Your goal:
From the line with "What is 380829 + x(-427), if x(f) = -88 - f?" to the last line of the material, both inclusive, transcribe every line exactly and nothing else.

---------- Supplied data

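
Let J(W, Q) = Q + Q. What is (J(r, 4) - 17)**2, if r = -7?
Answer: 81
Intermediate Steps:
J(W, Q) = 2*Q
(J(r, 4) - 17)**2 = (2*4 - 17)**2 = (8 - 17)**2 = (-9)**2 = 81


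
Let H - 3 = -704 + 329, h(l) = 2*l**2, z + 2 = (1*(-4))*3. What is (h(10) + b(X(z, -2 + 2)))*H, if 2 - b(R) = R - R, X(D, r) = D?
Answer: -75144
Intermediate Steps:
z = -14 (z = -2 + (1*(-4))*3 = -2 - 4*3 = -2 - 12 = -14)
b(R) = 2 (b(R) = 2 - (R - R) = 2 - 1*0 = 2 + 0 = 2)
H = -372 (H = 3 + (-704 + 329) = 3 - 375 = -372)
(h(10) + b(X(z, -2 + 2)))*H = (2*10**2 + 2)*(-372) = (2*100 + 2)*(-372) = (200 + 2)*(-372) = 202*(-372) = -75144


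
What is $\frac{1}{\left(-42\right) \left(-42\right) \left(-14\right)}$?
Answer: $- \frac{1}{24696} \approx -4.0492 \cdot 10^{-5}$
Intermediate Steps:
$\frac{1}{\left(-42\right) \left(-42\right) \left(-14\right)} = \frac{1}{1764 \left(-14\right)} = \frac{1}{-24696} = - \frac{1}{24696}$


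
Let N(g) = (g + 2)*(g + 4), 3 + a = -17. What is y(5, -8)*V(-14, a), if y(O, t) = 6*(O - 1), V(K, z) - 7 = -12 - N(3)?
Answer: -960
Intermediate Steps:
a = -20 (a = -3 - 17 = -20)
N(g) = (2 + g)*(4 + g)
V(K, z) = -40 (V(K, z) = 7 + (-12 - (8 + 3² + 6*3)) = 7 + (-12 - (8 + 9 + 18)) = 7 + (-12 - 1*35) = 7 + (-12 - 35) = 7 - 47 = -40)
y(O, t) = -6 + 6*O (y(O, t) = 6*(-1 + O) = -6 + 6*O)
y(5, -8)*V(-14, a) = (-6 + 6*5)*(-40) = (-6 + 30)*(-40) = 24*(-40) = -960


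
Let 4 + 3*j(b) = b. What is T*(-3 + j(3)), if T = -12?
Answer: 40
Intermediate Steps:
j(b) = -4/3 + b/3
T*(-3 + j(3)) = -12*(-3 + (-4/3 + (⅓)*3)) = -12*(-3 + (-4/3 + 1)) = -12*(-3 - ⅓) = -12*(-10/3) = 40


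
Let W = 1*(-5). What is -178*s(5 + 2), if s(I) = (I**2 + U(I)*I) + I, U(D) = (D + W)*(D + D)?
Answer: -44856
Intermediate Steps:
W = -5
U(D) = 2*D*(-5 + D) (U(D) = (D - 5)*(D + D) = (-5 + D)*(2*D) = 2*D*(-5 + D))
s(I) = I + I**2 + 2*I**2*(-5 + I) (s(I) = (I**2 + (2*I*(-5 + I))*I) + I = (I**2 + 2*I**2*(-5 + I)) + I = I + I**2 + 2*I**2*(-5 + I))
-178*s(5 + 2) = -178*(5 + 2)*(1 + (5 + 2) + 2*(5 + 2)*(-5 + (5 + 2))) = -1246*(1 + 7 + 2*7*(-5 + 7)) = -1246*(1 + 7 + 2*7*2) = -1246*(1 + 7 + 28) = -1246*36 = -178*252 = -44856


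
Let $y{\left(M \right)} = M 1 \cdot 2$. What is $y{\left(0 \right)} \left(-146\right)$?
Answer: $0$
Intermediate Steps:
$y{\left(M \right)} = 2 M$ ($y{\left(M \right)} = M 2 = 2 M$)
$y{\left(0 \right)} \left(-146\right) = 2 \cdot 0 \left(-146\right) = 0 \left(-146\right) = 0$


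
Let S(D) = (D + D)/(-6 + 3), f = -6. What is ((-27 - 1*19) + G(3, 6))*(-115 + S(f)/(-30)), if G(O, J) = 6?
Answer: 13816/3 ≈ 4605.3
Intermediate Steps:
S(D) = -2*D/3 (S(D) = (2*D)/(-3) = (2*D)*(-⅓) = -2*D/3)
((-27 - 1*19) + G(3, 6))*(-115 + S(f)/(-30)) = ((-27 - 1*19) + 6)*(-115 - ⅔*(-6)/(-30)) = ((-27 - 19) + 6)*(-115 + 4*(-1/30)) = (-46 + 6)*(-115 - 2/15) = -40*(-1727/15) = 13816/3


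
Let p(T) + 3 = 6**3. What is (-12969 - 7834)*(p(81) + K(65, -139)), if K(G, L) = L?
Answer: -1539422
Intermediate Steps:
p(T) = 213 (p(T) = -3 + 6**3 = -3 + 216 = 213)
(-12969 - 7834)*(p(81) + K(65, -139)) = (-12969 - 7834)*(213 - 139) = -20803*74 = -1539422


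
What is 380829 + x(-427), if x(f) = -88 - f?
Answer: 381168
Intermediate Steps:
380829 + x(-427) = 380829 + (-88 - 1*(-427)) = 380829 + (-88 + 427) = 380829 + 339 = 381168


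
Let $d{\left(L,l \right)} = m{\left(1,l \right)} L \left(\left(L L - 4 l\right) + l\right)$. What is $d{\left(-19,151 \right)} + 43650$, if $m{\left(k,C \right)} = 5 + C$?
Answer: $316338$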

--------------------

Exercise output:
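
What is 380829 + x(-427), if x(f) = -88 - f?
Answer: 381168
Intermediate Steps:
380829 + x(-427) = 380829 + (-88 - 1*(-427)) = 380829 + (-88 + 427) = 380829 + 339 = 381168


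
Let $d{\left(L,l \right)} = m{\left(1,l \right)} L \left(\left(L L - 4 l\right) + l\right)$. What is $d{\left(-19,151 \right)} + 43650$, if $m{\left(k,C \right)} = 5 + C$?
Answer: $316338$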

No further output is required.